Task =>
Find the line in the entries below that contains "A 801 m³ municipal". Repeat it exactly, and every line after it through the line that contains "(a) To correct".

Dataset entries
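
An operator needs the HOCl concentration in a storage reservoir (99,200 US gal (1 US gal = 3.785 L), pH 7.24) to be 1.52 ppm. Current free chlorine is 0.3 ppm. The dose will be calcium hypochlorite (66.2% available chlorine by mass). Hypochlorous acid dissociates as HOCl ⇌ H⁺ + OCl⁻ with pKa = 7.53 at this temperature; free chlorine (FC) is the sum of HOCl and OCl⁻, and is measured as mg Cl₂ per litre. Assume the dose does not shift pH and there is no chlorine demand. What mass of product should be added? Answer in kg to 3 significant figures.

1.13 kg

Volume: 99,200 US gal × 3.785 L/gal = 375,472 L.
[OCl⁻]/[HOCl] = 10^(pH − pKa) = 10^(7.24 − 7.53) = 0.5129; fraction as HOCl = 1/(1 + 0.5129) = 0.661.
Free chlorine required for 1.52 ppm HOCl: 1.52 / 0.661 = 2.3 ppm.
FC to add: 2.3 − 0.3 = 2 mg/L as Cl₂.
Cl₂ equivalent: 2 mg/L × 375,472 L = 750.8 g.
Product at 66.2% available Cl: 750.8 / 0.662 = 1134 g.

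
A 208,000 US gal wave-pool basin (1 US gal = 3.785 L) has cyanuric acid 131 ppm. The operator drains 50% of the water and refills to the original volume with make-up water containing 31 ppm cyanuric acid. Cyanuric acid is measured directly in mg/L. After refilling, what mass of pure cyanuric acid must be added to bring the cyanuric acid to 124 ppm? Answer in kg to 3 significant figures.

Volume: 208,000 US gal × 3.785 L/gal = 787,280 L.
After draining 50% and refilling: 131 × 0.50 + 31 × 0.50 = 81 ppm.
Deficit to target: 124 − 81 = 43 mg/L.
Mass: 43 mg/L × 787,280 L = 33,850 g cyanuric acid.

33.9 kg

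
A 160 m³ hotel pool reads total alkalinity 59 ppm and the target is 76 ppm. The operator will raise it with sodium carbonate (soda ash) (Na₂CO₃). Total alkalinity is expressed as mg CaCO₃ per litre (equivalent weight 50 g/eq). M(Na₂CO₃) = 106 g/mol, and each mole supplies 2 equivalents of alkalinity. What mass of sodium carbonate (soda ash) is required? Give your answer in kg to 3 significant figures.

2.88 kg

Volume: 160 m³ = 160,000 L.
Alkalinity to add: (76 − 59) = 17 mg/L as CaCO₃ × 160,000 L = 2720 g as CaCO₃.
Equivalents: 2720 g ÷ 50 g/eq = 54.4 eq.
Each mole of Na₂CO₃ supplies 2 eq, so 54.4 / 2 = 27.2 mol.
Mass: 27.2 mol × 106 g/mol = 2883 g.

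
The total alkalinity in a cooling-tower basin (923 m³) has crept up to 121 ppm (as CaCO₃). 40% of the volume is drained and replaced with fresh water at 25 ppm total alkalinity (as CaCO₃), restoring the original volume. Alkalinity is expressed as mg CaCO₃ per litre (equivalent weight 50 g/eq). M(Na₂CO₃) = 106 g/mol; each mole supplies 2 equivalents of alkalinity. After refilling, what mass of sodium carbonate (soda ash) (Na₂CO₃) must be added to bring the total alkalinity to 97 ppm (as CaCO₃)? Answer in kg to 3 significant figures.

14.1 kg

Volume: 923 m³ = 923,000 L.
After draining 40% and refilling: 121 × 0.60 + 25 × 0.40 = 82.6 ppm.
Deficit to target: 97 − 82.6 = 14.4 mg/L.
As CaCO₃: 14.4 mg/L × 923,000 L = 13,290 g; ÷ 50 g/eq ÷ 2 = 132.9 mol Na₂CO₃.
Mass: 132.9 × 106 = 14,090 g.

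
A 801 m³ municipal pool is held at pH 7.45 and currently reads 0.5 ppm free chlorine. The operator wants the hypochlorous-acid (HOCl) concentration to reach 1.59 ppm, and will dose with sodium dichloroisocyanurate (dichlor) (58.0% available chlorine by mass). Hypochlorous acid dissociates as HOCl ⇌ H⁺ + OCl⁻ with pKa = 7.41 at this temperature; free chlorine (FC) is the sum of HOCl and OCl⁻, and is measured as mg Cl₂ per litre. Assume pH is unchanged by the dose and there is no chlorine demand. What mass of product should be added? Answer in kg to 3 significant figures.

3.91 kg

Volume: 801 m³ = 801,000 L.
[OCl⁻]/[HOCl] = 10^(pH − pKa) = 10^(7.45 − 7.41) = 1.096; fraction as HOCl = 1/(1 + 1.096) = 0.477.
Free chlorine required for 1.59 ppm HOCl: 1.59 / 0.477 = 3.333 ppm.
FC to add: 3.333 − 0.5 = 2.833 mg/L as Cl₂.
Cl₂ equivalent: 2.833 mg/L × 801,000 L = 2270 g.
Product at 58.0% available Cl: 2270 / 0.58 = 3913 g.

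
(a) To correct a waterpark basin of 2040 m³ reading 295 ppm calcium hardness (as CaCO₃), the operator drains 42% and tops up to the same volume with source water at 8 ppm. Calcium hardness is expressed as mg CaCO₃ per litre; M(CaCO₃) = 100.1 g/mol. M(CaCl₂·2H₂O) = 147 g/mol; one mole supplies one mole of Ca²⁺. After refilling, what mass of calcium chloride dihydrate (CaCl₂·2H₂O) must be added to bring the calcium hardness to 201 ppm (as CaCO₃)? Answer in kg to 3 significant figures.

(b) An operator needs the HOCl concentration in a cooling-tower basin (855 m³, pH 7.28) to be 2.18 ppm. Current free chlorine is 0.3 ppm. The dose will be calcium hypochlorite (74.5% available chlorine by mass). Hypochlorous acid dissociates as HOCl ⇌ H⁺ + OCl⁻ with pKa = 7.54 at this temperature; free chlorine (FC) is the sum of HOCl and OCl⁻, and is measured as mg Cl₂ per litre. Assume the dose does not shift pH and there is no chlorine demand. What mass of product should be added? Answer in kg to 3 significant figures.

(a) Volume: 2040 m³ = 2,040,000 L.
(a) After draining 42% and refilling: 295 × 0.58 + 8 × 0.42 = 174.46 ppm.
(a) Deficit to target: 201 − 174.46 = 26.54 mg/L.
(a) As CaCO₃: 26.54 mg/L × 2,040,000 L = 54,140 g; ÷ 100.1 = 540.9 mol Ca²⁺.
(a) Mass: 540.9 × 147 = 79,510 g.

(b) Volume: 855 m³ = 855,000 L.
(b) [OCl⁻]/[HOCl] = 10^(pH − pKa) = 10^(7.28 − 7.54) = 0.5495; fraction as HOCl = 1/(1 + 0.5495) = 0.6454.
(b) Free chlorine required for 2.18 ppm HOCl: 2.18 / 0.6454 = 3.378 ppm.
(b) FC to add: 3.378 − 0.3 = 3.078 mg/L as Cl₂.
(b) Cl₂ equivalent: 3.078 mg/L × 855,000 L = 2632 g.
(b) Product at 74.5% available Cl: 2632 / 0.745 = 3532 g.

(a) 79.5 kg; (b) 3.53 kg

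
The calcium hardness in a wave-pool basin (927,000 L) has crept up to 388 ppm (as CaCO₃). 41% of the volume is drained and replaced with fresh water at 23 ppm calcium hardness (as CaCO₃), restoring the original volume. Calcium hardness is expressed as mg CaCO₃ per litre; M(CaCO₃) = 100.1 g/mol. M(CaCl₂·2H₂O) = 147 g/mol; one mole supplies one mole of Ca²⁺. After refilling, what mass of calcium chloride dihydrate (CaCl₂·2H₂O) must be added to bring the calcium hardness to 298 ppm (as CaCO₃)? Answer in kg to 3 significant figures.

After draining 41% and refilling: 388 × 0.59 + 23 × 0.41 = 238.35 ppm.
Deficit to target: 298 − 238.35 = 59.65 mg/L.
As CaCO₃: 59.65 mg/L × 927,000 L = 55,300 g; ÷ 100.1 = 552.4 mol Ca²⁺.
Mass: 552.4 × 147 = 81,200 g.

81.2 kg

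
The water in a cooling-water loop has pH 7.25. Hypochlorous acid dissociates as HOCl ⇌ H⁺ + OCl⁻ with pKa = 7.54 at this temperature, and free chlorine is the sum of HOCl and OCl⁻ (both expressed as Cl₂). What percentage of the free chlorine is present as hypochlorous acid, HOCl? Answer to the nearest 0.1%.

66.1%

[OCl⁻]/[HOCl] = 10^(pH − pKa) = 10^(7.25 − 7.54) = 10^-0.29 = 0.5129.
Fraction as HOCl = 1 / (1 + 0.5129) = 0.661.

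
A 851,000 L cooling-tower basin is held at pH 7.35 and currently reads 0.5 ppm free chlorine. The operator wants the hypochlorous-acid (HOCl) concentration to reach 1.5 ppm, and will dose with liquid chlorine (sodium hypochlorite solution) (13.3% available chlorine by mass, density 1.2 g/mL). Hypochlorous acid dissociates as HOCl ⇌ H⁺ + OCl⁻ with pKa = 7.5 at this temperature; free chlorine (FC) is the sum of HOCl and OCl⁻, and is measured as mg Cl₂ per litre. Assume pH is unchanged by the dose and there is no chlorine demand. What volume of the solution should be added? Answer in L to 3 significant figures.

11.0 L

[OCl⁻]/[HOCl] = 10^(pH − pKa) = 10^(7.35 − 7.5) = 0.7079; fraction as HOCl = 1/(1 + 0.7079) = 0.5855.
Free chlorine required for 1.5 ppm HOCl: 1.5 / 0.5855 = 2.562 ppm.
FC to add: 2.562 − 0.5 = 2.062 mg/L as Cl₂.
Cl₂ equivalent: 2.062 mg/L × 851,000 L = 1755 g.
Product at 13.3% available Cl: 1755 / 0.133 = 13,190 g.
Volume: 13,190 g ÷ 1.2 g/mL = 10,990 mL.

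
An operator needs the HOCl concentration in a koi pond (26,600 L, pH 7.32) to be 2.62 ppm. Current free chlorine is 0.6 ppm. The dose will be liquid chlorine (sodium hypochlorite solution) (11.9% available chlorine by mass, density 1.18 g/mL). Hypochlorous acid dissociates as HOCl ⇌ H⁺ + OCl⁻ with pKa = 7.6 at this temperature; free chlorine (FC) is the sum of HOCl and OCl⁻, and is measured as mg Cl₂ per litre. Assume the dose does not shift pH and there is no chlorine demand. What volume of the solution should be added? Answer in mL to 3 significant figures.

[OCl⁻]/[HOCl] = 10^(pH − pKa) = 10^(7.32 − 7.6) = 0.5248; fraction as HOCl = 1/(1 + 0.5248) = 0.6558.
Free chlorine required for 2.62 ppm HOCl: 2.62 / 0.6558 = 3.995 ppm.
FC to add: 3.995 − 0.6 = 3.395 mg/L as Cl₂.
Cl₂ equivalent: 3.395 mg/L × 26,600 L = 90.31 g.
Product at 11.9% available Cl: 90.31 / 0.119 = 758.9 g.
Volume: 758.9 g ÷ 1.18 g/mL = 643.1 mL.

643 mL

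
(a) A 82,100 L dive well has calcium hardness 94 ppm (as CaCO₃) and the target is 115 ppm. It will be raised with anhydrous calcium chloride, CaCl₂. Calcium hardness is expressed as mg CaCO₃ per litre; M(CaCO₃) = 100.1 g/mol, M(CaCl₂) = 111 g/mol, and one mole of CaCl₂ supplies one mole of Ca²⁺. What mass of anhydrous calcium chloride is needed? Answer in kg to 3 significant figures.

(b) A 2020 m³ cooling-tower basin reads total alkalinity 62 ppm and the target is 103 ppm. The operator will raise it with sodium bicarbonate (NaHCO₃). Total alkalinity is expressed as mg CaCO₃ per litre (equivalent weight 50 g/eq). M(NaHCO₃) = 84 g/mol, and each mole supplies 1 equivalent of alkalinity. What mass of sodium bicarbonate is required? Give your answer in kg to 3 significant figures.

(a) Hardness to add: (115 − 94) = 21 mg/L as CaCO₃ × 82,100 L = 1724 g as CaCO₃.
(a) Moles of Ca²⁺ (1 mol Ca²⁺ ≡ 1 mol CaCO₃): 1724 / 100.1 g/mol = 17.22 mol.
(a) Mass of CaCl₂: 17.22 × 111 = 1912 g.

(b) Volume: 2020 m³ = 2,020,000 L.
(b) Alkalinity to add: (103 − 62) = 41 mg/L as CaCO₃ × 2,020,000 L = 82,820 g as CaCO₃.
(b) Equivalents: 82,820 g ÷ 50 g/eq = 1656 eq.
(b) NaHCO₃ supplies 1 eq per mole → 1656 mol.
(b) Mass: 1656 mol × 84 g/mol = 139,100 g.

(a) 1.91 kg; (b) 139 kg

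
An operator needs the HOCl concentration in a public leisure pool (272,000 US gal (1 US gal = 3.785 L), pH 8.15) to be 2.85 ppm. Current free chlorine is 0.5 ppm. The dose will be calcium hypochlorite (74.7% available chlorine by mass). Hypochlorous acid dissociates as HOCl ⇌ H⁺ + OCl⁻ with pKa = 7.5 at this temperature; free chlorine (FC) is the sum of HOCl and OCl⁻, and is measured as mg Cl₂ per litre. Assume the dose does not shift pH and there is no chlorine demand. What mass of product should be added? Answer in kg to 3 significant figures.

20.8 kg

Volume: 272,000 US gal × 3.785 L/gal = 1,029,520 L.
[OCl⁻]/[HOCl] = 10^(pH − pKa) = 10^(8.15 − 7.5) = 4.467; fraction as HOCl = 1/(1 + 4.467) = 0.1829.
Free chlorine required for 2.85 ppm HOCl: 2.85 / 0.1829 = 15.58 ppm.
FC to add: 15.58 − 0.5 = 15.08 mg/L as Cl₂.
Cl₂ equivalent: 15.08 mg/L × 1,029,520 L = 15,530 g.
Product at 74.7% available Cl: 15,530 / 0.747 = 20,780 g.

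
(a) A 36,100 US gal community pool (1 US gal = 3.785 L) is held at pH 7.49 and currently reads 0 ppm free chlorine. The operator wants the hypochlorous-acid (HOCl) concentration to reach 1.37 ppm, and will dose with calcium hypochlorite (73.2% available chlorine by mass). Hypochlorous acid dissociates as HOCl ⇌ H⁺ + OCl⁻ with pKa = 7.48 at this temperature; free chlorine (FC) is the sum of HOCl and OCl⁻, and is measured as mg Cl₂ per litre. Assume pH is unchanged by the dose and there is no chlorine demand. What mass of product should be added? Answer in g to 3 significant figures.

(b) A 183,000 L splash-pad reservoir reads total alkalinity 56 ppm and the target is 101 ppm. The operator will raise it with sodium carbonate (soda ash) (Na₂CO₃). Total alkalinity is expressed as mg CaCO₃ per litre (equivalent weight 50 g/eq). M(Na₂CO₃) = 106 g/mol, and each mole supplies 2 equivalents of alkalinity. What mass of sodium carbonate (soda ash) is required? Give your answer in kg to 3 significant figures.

(a) Volume: 36,100 US gal × 3.785 L/gal = 136,638 L.
(a) [OCl⁻]/[HOCl] = 10^(pH − pKa) = 10^(7.49 − 7.48) = 1.023; fraction as HOCl = 1/(1 + 1.023) = 0.4942.
(a) Free chlorine required for 1.37 ppm HOCl: 1.37 / 0.4942 = 2.772 ppm.
(a) FC to add: 2.772 − 0 = 2.772 mg/L as Cl₂.
(a) Cl₂ equivalent: 2.772 mg/L × 136,638 L = 378.7 g.
(a) Product at 73.2% available Cl: 378.7 / 0.732 = 517.4 g.

(b) Alkalinity to add: (101 − 56) = 45 mg/L as CaCO₃ × 183,000 L = 8235 g as CaCO₃.
(b) Equivalents: 8235 g ÷ 50 g/eq = 164.7 eq.
(b) Each mole of Na₂CO₃ supplies 2 eq, so 164.7 / 2 = 82.35 mol.
(b) Mass: 82.35 mol × 106 g/mol = 8729 g.

(a) 517 g; (b) 8.73 kg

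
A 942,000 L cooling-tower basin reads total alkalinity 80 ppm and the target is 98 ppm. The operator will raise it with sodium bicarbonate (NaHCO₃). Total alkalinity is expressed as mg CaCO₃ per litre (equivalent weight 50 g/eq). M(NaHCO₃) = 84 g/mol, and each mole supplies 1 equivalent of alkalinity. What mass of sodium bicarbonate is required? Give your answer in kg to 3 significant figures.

28.5 kg

Alkalinity to add: (98 − 80) = 18 mg/L as CaCO₃ × 942,000 L = 16,960 g as CaCO₃.
Equivalents: 16,960 g ÷ 50 g/eq = 339.1 eq.
NaHCO₃ supplies 1 eq per mole → 339.1 mol.
Mass: 339.1 mol × 84 g/mol = 28,490 g.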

Solution to this exercise =>
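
A 801 m³ municipal pool is held at pH 7.45 and currently reads 0.5 ppm free chlorine. The operator wants the hypochlorous-acid (HOCl) concentration to reach 1.59 ppm, and will dose with sodium dichloroisocyanurate (dichlor) (58.0% available chlorine by mass). Hypochlorous acid dissociates as HOCl ⇌ H⁺ + OCl⁻ with pKa = 7.41 at this temperature; free chlorine (FC) is the sum of HOCl and OCl⁻, and is measured as mg Cl₂ per litre. Assume pH is unchanged by the dose and there is no chlorine demand. What mass of product should be added? Answer in kg to 3 significant figures.

3.91 kg

Volume: 801 m³ = 801,000 L.
[OCl⁻]/[HOCl] = 10^(pH − pKa) = 10^(7.45 − 7.41) = 1.096; fraction as HOCl = 1/(1 + 1.096) = 0.477.
Free chlorine required for 1.59 ppm HOCl: 1.59 / 0.477 = 3.333 ppm.
FC to add: 3.333 − 0.5 = 2.833 mg/L as Cl₂.
Cl₂ equivalent: 2.833 mg/L × 801,000 L = 2270 g.
Product at 58.0% available Cl: 2270 / 0.58 = 3913 g.

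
(a) To correct a waterpark basin of 2040 m³ reading 295 ppm calcium hardness (as CaCO₃), the operator drains 42% and tops up to the same volume with source water at 8 ppm. Calcium hardness is expressed as mg CaCO₃ per litre; M(CaCO₃) = 100.1 g/mol. M(CaCl₂·2H₂O) = 147 g/mol; one mole supplies one mole of Ca²⁺. After refilling, what mass of calcium chloride dihydrate (CaCl₂·2H₂O) must be added to bring the calcium hardness to 201 ppm (as CaCO₃)? Answer in kg to 3 significant figures.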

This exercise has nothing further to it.